Since only part of the material below is wanted, output exactly the lines from the one with "The cold open kicks off 253" up to and including the one with "At 2:26 PM, the".

───── INPUT DATA ─────

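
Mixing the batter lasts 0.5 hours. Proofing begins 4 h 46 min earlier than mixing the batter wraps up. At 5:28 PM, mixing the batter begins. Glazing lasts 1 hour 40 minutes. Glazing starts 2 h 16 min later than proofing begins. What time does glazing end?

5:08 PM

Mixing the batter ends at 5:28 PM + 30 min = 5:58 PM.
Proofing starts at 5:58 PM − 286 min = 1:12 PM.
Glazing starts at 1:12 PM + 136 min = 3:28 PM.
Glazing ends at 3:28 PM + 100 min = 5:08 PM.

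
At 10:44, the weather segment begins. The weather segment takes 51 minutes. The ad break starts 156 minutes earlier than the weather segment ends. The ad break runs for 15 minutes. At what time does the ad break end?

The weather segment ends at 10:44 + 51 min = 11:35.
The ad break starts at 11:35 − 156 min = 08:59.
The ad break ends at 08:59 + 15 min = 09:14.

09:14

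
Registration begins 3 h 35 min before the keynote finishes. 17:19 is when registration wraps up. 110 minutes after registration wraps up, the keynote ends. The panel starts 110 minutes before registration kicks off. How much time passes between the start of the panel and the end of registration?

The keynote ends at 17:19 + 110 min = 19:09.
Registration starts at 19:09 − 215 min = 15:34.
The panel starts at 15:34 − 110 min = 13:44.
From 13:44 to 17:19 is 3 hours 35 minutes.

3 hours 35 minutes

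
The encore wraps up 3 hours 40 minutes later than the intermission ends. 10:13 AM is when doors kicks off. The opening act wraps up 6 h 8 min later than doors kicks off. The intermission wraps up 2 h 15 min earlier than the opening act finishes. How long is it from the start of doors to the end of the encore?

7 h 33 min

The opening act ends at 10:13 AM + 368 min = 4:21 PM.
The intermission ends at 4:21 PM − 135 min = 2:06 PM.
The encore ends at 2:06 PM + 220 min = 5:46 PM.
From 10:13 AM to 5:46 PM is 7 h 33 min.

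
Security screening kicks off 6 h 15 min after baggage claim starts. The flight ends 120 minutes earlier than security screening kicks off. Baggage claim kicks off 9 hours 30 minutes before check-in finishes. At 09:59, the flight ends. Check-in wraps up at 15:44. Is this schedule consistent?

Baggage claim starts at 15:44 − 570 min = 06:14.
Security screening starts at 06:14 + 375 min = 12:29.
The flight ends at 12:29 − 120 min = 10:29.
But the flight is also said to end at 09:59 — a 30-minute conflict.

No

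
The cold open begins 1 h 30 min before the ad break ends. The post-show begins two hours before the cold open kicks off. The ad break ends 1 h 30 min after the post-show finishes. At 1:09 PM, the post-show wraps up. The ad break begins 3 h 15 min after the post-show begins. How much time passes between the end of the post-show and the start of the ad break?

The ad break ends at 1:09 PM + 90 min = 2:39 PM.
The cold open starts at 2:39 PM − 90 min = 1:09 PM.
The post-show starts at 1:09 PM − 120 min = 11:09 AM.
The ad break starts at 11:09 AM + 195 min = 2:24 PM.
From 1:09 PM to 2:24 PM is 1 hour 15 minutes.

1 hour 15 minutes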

─────
───── INPUT DATA ─────

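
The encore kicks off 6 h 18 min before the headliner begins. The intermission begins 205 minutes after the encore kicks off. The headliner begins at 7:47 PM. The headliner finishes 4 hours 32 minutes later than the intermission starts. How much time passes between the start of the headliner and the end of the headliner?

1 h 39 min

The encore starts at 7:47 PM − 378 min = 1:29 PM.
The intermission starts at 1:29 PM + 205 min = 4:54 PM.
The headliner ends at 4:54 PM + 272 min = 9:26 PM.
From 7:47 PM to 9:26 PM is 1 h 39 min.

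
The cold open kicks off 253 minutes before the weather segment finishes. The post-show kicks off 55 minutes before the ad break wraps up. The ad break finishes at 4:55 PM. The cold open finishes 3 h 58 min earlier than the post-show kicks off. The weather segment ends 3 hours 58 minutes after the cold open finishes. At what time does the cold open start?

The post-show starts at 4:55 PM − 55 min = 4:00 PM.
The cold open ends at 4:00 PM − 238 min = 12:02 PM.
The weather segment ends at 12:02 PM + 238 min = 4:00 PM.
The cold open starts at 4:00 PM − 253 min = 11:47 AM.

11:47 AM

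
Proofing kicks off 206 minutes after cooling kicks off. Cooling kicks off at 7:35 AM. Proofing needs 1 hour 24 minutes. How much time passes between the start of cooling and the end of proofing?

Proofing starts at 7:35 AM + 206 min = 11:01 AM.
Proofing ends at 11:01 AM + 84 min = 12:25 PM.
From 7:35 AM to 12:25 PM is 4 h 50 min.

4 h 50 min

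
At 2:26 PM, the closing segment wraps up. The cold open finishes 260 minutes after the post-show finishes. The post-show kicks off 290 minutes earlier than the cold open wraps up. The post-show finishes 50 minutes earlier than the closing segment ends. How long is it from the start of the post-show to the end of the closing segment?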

─────
───── INPUT DATA ─────

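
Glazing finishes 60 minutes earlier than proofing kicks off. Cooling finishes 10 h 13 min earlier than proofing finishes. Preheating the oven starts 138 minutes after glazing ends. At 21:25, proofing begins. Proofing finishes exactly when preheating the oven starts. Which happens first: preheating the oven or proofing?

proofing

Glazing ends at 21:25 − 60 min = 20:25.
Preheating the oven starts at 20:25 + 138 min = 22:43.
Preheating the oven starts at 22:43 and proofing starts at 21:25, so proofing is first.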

─────

### [EXERCISE SOLUTION]
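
The cold open kicks off 253 minutes before the weather segment finishes. The post-show kicks off 55 minutes before the ad break wraps up. The ad break finishes at 4:55 PM. The cold open finishes 3 h 58 min earlier than the post-show kicks off. The weather segment ends 3 hours 58 minutes after the cold open finishes. At what time does the cold open start?

The post-show starts at 4:55 PM − 55 min = 4:00 PM.
The cold open ends at 4:00 PM − 238 min = 12:02 PM.
The weather segment ends at 12:02 PM + 238 min = 4:00 PM.
The cold open starts at 4:00 PM − 253 min = 11:47 AM.

11:47 AM

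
Proofing kicks off 206 minutes after cooling kicks off. Cooling kicks off at 7:35 AM. Proofing needs 1 hour 24 minutes. How much time passes between the start of cooling and the end of proofing?

Proofing starts at 7:35 AM + 206 min = 11:01 AM.
Proofing ends at 11:01 AM + 84 min = 12:25 PM.
From 7:35 AM to 12:25 PM is 4 h 50 min.

4 h 50 min

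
At 2:26 PM, the closing segment wraps up. The cold open finishes 260 minutes after the post-show finishes. The post-show kicks off 290 minutes earlier than the cold open wraps up. The post-show finishes 50 minutes earlier than the closing segment ends. How long is it from the start of the post-show to the end of the closing segment?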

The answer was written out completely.